Collected data:
--
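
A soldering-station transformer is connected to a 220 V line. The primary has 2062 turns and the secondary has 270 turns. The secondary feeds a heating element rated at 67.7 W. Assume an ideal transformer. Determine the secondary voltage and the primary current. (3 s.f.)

V_s = V_p × N_s/N_p = 220 × 270/2062 = 28.807 V.
I_s = P/V_s = 67.7/28.807 = 2.3501 A.
I_p = I_s × N_s/N_p = 2.3501 × 270/2062 = 0.308 A.

V_s ≈ 28.8 V, I_p ≈ 0.308 A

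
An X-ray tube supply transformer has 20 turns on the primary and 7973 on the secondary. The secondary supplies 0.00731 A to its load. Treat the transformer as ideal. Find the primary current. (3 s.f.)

I_p ≈ 2.91 A

For an ideal transformer I_p/I_s = N_s/N_p, so I_p = 0.00731 × 7973/20 = 2.91 A.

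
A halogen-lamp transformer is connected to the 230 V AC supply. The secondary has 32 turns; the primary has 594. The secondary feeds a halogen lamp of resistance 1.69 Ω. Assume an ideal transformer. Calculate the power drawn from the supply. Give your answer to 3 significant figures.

P ≈ 90.8 W

V_s = V_p × N_s/N_p = 230 × 32/594 = 12.391 V.
I_s = V_s/R = 12.391/1.69 = 7.3317 A.
I_p = I_s × N_s/N_p = 7.3317 × 32/594 = 0.39497 A.
P = V_p I_p = 230 × 0.39497 = 90.8 W.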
--
(The task):
Type out every record above once more, exactly.

(Reply to the task):
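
A soldering-station transformer is connected to a 220 V line. The primary has 2062 turns and the secondary has 270 turns. The secondary feeds a heating element rated at 67.7 W. Assume an ideal transformer. Determine the secondary voltage and the primary current. (3 s.f.)

V_s = V_p × N_s/N_p = 220 × 270/2062 = 28.807 V.
I_s = P/V_s = 67.7/28.807 = 2.3501 A.
I_p = I_s × N_s/N_p = 2.3501 × 270/2062 = 0.308 A.

V_s ≈ 28.8 V, I_p ≈ 0.308 A

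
An X-ray tube supply transformer has 20 turns on the primary and 7973 on the secondary. The secondary supplies 0.00731 A to its load. Treat the transformer as ideal. Find the primary current. (3 s.f.)

I_p ≈ 2.91 A

For an ideal transformer I_p/I_s = N_s/N_p, so I_p = 0.00731 × 7973/20 = 2.91 A.

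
A halogen-lamp transformer is connected to the 230 V AC supply. The secondary has 32 turns; the primary has 594. The secondary feeds a halogen lamp of resistance 1.69 Ω. Assume an ideal transformer. Calculate the power drawn from the supply. Give your answer to 3 significant figures.

P ≈ 90.8 W

V_s = V_p × N_s/N_p = 230 × 32/594 = 12.391 V.
I_s = V_s/R = 12.391/1.69 = 7.3317 A.
I_p = I_s × N_s/N_p = 7.3317 × 32/594 = 0.39497 A.
P = V_p I_p = 230 × 0.39497 = 90.8 W.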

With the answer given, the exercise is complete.